YOUR OBJECTIVE >>
Would you return the entries below word for word?

--- RECORD SET Enclosed Below ---

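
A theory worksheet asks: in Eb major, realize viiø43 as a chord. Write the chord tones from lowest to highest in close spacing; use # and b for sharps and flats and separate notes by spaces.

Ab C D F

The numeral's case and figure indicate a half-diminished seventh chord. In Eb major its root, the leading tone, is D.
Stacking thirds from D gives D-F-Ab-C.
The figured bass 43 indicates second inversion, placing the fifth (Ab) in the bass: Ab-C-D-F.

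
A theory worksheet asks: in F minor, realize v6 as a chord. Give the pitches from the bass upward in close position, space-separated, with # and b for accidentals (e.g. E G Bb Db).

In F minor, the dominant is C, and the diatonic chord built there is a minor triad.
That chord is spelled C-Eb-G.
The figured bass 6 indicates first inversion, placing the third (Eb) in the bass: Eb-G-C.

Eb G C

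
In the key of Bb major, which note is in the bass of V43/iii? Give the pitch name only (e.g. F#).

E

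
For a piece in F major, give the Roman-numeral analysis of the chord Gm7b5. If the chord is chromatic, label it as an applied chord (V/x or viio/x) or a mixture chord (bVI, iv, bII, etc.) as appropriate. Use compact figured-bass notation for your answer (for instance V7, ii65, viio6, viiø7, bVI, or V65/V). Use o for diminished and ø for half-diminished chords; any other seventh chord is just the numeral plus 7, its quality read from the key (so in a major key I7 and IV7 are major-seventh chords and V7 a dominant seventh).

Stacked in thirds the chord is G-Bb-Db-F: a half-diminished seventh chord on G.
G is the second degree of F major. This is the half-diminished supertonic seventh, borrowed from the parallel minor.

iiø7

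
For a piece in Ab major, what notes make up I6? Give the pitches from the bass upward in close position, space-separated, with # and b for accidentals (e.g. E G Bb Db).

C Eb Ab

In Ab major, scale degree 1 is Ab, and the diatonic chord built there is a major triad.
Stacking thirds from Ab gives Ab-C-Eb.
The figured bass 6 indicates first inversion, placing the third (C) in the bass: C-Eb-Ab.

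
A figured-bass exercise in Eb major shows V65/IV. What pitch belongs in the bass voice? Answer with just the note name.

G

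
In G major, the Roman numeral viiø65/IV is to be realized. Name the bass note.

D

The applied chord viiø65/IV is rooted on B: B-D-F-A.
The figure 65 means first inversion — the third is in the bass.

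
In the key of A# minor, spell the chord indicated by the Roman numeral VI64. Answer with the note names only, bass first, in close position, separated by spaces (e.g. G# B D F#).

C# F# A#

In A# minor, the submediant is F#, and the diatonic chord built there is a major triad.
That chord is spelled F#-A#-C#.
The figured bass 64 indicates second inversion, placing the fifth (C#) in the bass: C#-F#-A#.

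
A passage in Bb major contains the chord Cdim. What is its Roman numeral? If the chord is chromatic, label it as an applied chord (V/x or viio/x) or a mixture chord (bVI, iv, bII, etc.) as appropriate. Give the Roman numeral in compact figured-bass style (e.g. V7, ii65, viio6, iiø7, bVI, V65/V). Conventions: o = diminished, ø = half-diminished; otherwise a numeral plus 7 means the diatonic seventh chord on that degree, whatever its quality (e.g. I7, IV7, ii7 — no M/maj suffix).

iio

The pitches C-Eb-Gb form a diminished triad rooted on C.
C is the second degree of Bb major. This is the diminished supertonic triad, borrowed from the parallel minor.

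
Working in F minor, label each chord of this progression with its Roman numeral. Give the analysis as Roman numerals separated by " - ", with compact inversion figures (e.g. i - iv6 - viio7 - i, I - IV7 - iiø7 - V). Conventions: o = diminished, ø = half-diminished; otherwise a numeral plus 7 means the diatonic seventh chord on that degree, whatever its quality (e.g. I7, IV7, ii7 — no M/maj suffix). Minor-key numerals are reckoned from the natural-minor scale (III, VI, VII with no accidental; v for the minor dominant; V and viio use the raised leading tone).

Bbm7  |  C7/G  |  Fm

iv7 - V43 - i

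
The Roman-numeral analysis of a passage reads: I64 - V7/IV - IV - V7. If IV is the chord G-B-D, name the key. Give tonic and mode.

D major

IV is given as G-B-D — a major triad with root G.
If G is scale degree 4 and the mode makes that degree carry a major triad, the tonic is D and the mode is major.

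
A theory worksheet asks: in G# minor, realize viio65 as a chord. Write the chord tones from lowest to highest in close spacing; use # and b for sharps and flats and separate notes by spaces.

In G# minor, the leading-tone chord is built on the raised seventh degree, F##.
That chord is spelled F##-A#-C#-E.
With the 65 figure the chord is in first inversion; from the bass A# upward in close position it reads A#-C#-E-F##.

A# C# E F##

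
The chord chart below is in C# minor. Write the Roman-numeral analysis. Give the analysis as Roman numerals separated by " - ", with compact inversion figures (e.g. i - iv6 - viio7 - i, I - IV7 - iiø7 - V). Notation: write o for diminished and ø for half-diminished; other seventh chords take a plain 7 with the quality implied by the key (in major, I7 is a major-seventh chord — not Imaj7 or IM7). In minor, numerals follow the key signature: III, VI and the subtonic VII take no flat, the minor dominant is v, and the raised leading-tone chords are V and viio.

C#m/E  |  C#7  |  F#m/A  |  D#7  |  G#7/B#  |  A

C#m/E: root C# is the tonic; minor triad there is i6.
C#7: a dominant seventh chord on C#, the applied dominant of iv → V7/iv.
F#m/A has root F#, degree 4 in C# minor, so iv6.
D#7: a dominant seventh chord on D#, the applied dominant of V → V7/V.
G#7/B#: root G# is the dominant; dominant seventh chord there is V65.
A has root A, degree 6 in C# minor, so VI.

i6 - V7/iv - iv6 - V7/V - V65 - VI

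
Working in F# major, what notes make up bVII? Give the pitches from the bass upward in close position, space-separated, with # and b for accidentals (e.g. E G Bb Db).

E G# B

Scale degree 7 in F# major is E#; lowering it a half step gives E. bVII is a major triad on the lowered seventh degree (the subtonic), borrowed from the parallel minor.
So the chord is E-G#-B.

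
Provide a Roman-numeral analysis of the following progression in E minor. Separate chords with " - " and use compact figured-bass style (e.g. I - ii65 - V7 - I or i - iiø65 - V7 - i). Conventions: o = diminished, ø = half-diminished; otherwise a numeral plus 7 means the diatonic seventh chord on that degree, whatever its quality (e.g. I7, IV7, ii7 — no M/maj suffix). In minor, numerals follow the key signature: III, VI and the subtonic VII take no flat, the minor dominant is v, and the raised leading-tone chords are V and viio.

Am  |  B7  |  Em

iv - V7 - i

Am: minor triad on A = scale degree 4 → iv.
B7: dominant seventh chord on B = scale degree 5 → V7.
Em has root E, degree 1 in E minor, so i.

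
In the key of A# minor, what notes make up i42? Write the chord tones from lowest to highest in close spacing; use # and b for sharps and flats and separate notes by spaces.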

--- End of Enclosed RECORD SET ---

RESULT OF THIS EXERCISE >>
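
A theory worksheet asks: in Eb major, realize viiø43 as a chord. Write the chord tones from lowest to highest in close spacing; use # and b for sharps and flats and separate notes by spaces.

Ab C D F

The numeral's case and figure indicate a half-diminished seventh chord. In Eb major its root, the leading tone, is D.
Stacking thirds from D gives D-F-Ab-C.
The figured bass 43 indicates second inversion, placing the fifth (Ab) in the bass: Ab-C-D-F.

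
A theory worksheet asks: in F minor, realize v6 as a chord. Give the pitches from the bass upward in close position, space-separated, with # and b for accidentals (e.g. E G Bb Db).

In F minor, the dominant is C, and the diatonic chord built there is a minor triad.
That chord is spelled C-Eb-G.
The figured bass 6 indicates first inversion, placing the third (Eb) in the bass: Eb-G-C.

Eb G C

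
In the key of Bb major, which note is in the bass of V43/iii? Give the pitch name only (e.g. F#).

E

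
For a piece in F major, give the Roman-numeral analysis of the chord Gm7b5. If the chord is chromatic, label it as an applied chord (V/x or viio/x) or a mixture chord (bVI, iv, bII, etc.) as appropriate. Use compact figured-bass notation for your answer (for instance V7, ii65, viio6, viiø7, bVI, or V65/V). Use o for diminished and ø for half-diminished chords; any other seventh chord is just the numeral plus 7, its quality read from the key (so in a major key I7 and IV7 are major-seventh chords and V7 a dominant seventh).

Stacked in thirds the chord is G-Bb-Db-F: a half-diminished seventh chord on G.
G is the second degree of F major. This is the half-diminished supertonic seventh, borrowed from the parallel minor.

iiø7

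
For a piece in Ab major, what notes make up I6? Give the pitches from the bass upward in close position, space-separated, with # and b for accidentals (e.g. E G Bb Db).

C Eb Ab

In Ab major, scale degree 1 is Ab, and the diatonic chord built there is a major triad.
Stacking thirds from Ab gives Ab-C-Eb.
The figured bass 6 indicates first inversion, placing the third (C) in the bass: C-Eb-Ab.

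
A figured-bass exercise in Eb major shows V65/IV. What pitch belongs in the bass voice? Answer with just the note name.

G

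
In G major, the Roman numeral viiø65/IV is to be realized. Name the bass note.

D

The applied chord viiø65/IV is rooted on B: B-D-F-A.
The figure 65 means first inversion — the third is in the bass.

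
In the key of A# minor, spell the chord indicated by the Roman numeral VI64. Answer with the note names only, bass first, in close position, separated by spaces (e.g. G# B D F#).

C# F# A#

In A# minor, the submediant is F#, and the diatonic chord built there is a major triad.
That chord is spelled F#-A#-C#.
The figured bass 64 indicates second inversion, placing the fifth (C#) in the bass: C#-F#-A#.

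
A passage in Bb major contains the chord Cdim. What is its Roman numeral? If the chord is chromatic, label it as an applied chord (V/x or viio/x) or a mixture chord (bVI, iv, bII, etc.) as appropriate. Give the Roman numeral in compact figured-bass style (e.g. V7, ii65, viio6, iiø7, bVI, V65/V). Conventions: o = diminished, ø = half-diminished; otherwise a numeral plus 7 means the diatonic seventh chord on that degree, whatever its quality (e.g. I7, IV7, ii7 — no M/maj suffix).

iio

The pitches C-Eb-Gb form a diminished triad rooted on C.
C is the second degree of Bb major. This is the diminished supertonic triad, borrowed from the parallel minor.

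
Working in F minor, label each chord of this progression with its Roman numeral. Give the analysis as Roman numerals separated by " - ", with compact inversion figures (e.g. i - iv6 - viio7 - i, I - IV7 - iiø7 - V). Conventions: o = diminished, ø = half-diminished; otherwise a numeral plus 7 means the diatonic seventh chord on that degree, whatever its quality (e.g. I7, IV7, ii7 — no M/maj suffix). Minor-key numerals are reckoned from the natural-minor scale (III, VI, VII with no accidental; v for the minor dominant; V and viio use the raised leading tone).

Bbm7  |  C7/G  |  Fm

iv7 - V43 - i

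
The Roman-numeral analysis of a passage reads: I64 - V7/IV - IV - V7. If IV is the chord G-B-D, name the key. Give tonic and mode.

D major

IV is given as G-B-D — a major triad with root G.
If G is scale degree 4 and the mode makes that degree carry a major triad, the tonic is D and the mode is major.

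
A theory worksheet asks: in G# minor, realize viio65 as a chord. Write the chord tones from lowest to highest in close spacing; use # and b for sharps and flats and separate notes by spaces.

In G# minor, the leading-tone chord is built on the raised seventh degree, F##.
That chord is spelled F##-A#-C#-E.
With the 65 figure the chord is in first inversion; from the bass A# upward in close position it reads A#-C#-E-F##.

A# C# E F##

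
The chord chart below is in C# minor. Write the Roman-numeral analysis. Give the analysis as Roman numerals separated by " - ", with compact inversion figures (e.g. i - iv6 - viio7 - i, I - IV7 - iiø7 - V). Notation: write o for diminished and ø for half-diminished; other seventh chords take a plain 7 with the quality implied by the key (in major, I7 is a major-seventh chord — not Imaj7 or IM7). In minor, numerals follow the key signature: III, VI and the subtonic VII take no flat, the minor dominant is v, and the raised leading-tone chords are V and viio.

C#m/E  |  C#7  |  F#m/A  |  D#7  |  G#7/B#  |  A

C#m/E: root C# is the tonic; minor triad there is i6.
C#7: a dominant seventh chord on C#, the applied dominant of iv → V7/iv.
F#m/A has root F#, degree 4 in C# minor, so iv6.
D#7: a dominant seventh chord on D#, the applied dominant of V → V7/V.
G#7/B#: root G# is the dominant; dominant seventh chord there is V65.
A has root A, degree 6 in C# minor, so VI.

i6 - V7/iv - iv6 - V7/V - V65 - VI

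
Working in F# major, what notes make up bVII? Give the pitches from the bass upward in close position, space-separated, with # and b for accidentals (e.g. E G Bb Db).

E G# B

Scale degree 7 in F# major is E#; lowering it a half step gives E. bVII is a major triad on the lowered seventh degree (the subtonic), borrowed from the parallel minor.
So the chord is E-G#-B.

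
Provide a Roman-numeral analysis of the following progression in E minor. Separate chords with " - " and use compact figured-bass style (e.g. I - ii65 - V7 - I or i - iiø65 - V7 - i). Conventions: o = diminished, ø = half-diminished; otherwise a numeral plus 7 means the diatonic seventh chord on that degree, whatever its quality (e.g. I7, IV7, ii7 — no M/maj suffix). In minor, numerals follow the key signature: III, VI and the subtonic VII take no flat, the minor dominant is v, and the raised leading-tone chords are V and viio.

Am  |  B7  |  Em

iv - V7 - i

Am: minor triad on A = scale degree 4 → iv.
B7: dominant seventh chord on B = scale degree 5 → V7.
Em has root E, degree 1 in E minor, so i.

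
In the key of A# minor, what notes make up i42? Write the chord tones from lowest to highest in close spacing; use # and b for sharps and flats and separate notes by spaces.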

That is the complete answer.